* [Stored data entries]
----------------

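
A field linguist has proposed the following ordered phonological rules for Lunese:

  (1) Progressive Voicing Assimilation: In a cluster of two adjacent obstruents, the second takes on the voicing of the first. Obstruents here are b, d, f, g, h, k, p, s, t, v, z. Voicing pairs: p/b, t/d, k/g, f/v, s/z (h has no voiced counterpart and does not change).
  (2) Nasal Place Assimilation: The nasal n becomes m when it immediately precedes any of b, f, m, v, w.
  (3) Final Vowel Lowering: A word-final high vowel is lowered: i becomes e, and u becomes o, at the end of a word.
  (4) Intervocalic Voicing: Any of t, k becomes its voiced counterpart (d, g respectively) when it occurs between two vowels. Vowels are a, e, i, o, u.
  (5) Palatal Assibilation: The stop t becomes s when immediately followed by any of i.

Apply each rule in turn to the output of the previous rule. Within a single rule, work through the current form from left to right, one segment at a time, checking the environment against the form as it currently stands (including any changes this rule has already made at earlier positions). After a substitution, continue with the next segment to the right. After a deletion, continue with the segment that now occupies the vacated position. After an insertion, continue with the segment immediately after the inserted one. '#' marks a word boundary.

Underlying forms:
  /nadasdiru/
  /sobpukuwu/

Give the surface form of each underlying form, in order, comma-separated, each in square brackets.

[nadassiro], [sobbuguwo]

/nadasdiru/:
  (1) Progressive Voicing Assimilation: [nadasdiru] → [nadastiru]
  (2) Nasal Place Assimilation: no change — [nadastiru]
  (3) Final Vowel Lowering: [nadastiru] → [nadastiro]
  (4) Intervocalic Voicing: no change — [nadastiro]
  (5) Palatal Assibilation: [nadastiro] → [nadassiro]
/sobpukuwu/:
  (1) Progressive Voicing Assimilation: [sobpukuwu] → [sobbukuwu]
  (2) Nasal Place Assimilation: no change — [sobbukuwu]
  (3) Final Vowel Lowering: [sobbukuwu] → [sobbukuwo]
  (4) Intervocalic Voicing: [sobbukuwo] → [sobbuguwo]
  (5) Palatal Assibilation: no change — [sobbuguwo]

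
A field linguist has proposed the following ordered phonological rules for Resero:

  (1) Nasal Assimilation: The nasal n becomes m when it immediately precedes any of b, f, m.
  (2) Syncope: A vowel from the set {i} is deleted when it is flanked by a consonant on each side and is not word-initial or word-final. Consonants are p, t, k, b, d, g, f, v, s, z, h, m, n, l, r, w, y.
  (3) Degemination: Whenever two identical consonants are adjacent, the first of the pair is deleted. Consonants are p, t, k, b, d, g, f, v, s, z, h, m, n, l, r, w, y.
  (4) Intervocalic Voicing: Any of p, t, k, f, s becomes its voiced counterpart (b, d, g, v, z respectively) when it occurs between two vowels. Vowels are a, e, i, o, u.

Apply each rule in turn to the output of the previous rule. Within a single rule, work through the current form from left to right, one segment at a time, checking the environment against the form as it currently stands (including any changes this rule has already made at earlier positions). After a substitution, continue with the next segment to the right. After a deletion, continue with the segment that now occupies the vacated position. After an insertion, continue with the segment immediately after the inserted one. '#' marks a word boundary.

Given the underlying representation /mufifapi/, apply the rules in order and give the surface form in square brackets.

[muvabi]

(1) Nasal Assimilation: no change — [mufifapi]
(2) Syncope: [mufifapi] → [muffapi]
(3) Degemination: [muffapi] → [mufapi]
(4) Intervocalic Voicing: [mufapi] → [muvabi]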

----------------

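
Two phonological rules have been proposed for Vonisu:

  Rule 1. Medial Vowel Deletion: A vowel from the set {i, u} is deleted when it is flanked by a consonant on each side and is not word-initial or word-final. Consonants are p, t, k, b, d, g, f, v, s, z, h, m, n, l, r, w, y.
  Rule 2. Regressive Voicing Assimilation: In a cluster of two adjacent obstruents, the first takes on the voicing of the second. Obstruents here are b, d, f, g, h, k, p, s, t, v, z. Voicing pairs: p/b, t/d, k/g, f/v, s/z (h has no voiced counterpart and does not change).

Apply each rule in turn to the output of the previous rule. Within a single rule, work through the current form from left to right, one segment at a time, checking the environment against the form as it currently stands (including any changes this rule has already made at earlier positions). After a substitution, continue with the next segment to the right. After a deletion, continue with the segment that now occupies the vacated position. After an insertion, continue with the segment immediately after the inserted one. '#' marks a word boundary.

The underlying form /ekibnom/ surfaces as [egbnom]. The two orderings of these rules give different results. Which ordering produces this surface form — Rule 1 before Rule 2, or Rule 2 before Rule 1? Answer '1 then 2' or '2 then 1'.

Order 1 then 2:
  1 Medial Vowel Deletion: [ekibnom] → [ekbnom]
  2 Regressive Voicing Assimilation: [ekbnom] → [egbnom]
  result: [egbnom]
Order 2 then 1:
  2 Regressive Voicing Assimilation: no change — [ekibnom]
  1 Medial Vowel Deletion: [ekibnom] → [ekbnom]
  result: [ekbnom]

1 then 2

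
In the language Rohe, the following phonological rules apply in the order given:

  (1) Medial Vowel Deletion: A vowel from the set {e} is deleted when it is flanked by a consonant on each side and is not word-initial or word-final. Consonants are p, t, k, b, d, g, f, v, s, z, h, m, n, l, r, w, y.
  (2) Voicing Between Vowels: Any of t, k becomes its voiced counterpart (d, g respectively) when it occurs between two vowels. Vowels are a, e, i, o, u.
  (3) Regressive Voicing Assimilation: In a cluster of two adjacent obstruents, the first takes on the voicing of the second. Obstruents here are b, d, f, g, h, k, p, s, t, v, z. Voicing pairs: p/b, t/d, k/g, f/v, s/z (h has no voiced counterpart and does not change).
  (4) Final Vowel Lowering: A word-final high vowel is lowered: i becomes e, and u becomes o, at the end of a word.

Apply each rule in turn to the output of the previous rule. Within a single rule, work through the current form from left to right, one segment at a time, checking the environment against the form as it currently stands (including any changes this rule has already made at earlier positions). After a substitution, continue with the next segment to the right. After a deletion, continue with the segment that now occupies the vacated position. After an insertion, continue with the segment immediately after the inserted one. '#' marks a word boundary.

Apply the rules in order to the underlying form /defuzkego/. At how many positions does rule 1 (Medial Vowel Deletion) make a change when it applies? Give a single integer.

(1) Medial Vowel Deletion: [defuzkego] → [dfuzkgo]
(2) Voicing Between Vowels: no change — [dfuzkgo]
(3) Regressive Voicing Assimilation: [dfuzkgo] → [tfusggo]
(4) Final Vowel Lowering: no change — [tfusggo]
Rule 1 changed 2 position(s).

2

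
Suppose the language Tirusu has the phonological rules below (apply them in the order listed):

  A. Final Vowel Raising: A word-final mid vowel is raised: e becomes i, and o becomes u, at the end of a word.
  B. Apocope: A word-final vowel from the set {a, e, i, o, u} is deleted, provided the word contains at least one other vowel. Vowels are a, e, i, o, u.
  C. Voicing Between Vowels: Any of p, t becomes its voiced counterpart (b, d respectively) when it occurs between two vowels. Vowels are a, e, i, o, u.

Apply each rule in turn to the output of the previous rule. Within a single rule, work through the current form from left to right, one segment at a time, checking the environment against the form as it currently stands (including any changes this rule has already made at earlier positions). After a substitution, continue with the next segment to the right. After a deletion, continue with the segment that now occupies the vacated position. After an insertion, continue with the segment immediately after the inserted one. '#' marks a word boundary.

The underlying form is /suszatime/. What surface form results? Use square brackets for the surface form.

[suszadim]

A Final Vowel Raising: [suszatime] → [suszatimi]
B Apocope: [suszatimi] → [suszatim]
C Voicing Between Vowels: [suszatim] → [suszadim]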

----------------

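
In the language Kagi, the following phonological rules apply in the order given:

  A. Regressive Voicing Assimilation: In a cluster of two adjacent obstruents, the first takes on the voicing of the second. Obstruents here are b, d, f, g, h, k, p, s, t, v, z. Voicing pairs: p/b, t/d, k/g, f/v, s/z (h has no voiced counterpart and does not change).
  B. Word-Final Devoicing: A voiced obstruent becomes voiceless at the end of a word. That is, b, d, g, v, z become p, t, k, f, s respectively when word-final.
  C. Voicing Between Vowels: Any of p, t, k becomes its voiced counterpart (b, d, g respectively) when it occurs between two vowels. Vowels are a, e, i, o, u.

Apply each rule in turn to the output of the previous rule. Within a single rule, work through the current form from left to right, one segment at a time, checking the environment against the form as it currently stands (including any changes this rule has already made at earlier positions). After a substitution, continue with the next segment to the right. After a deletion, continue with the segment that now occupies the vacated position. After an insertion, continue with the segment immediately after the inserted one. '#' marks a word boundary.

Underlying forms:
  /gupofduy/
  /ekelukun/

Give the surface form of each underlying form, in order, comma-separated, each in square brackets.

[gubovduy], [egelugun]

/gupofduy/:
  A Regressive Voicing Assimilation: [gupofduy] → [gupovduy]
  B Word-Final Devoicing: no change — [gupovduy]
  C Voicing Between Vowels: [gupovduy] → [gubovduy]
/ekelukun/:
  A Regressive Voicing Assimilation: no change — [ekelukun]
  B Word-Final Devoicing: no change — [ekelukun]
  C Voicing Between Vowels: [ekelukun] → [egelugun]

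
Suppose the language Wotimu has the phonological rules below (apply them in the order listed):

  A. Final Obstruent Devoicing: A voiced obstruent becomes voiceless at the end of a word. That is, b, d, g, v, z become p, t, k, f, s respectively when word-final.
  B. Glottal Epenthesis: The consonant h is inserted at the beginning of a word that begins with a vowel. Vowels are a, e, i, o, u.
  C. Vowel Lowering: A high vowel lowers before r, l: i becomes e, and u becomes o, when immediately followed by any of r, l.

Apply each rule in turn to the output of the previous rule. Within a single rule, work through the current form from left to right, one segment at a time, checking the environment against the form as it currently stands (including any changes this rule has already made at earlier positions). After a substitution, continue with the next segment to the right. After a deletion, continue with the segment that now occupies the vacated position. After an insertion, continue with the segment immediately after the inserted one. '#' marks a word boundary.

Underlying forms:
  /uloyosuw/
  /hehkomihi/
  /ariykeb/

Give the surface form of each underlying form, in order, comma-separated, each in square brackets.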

----------------

* [What is required]
Wherever the string "voiceless" shows up in a line above, tally that line, and answer with the final number alone.

* [Answer for this exercise]
2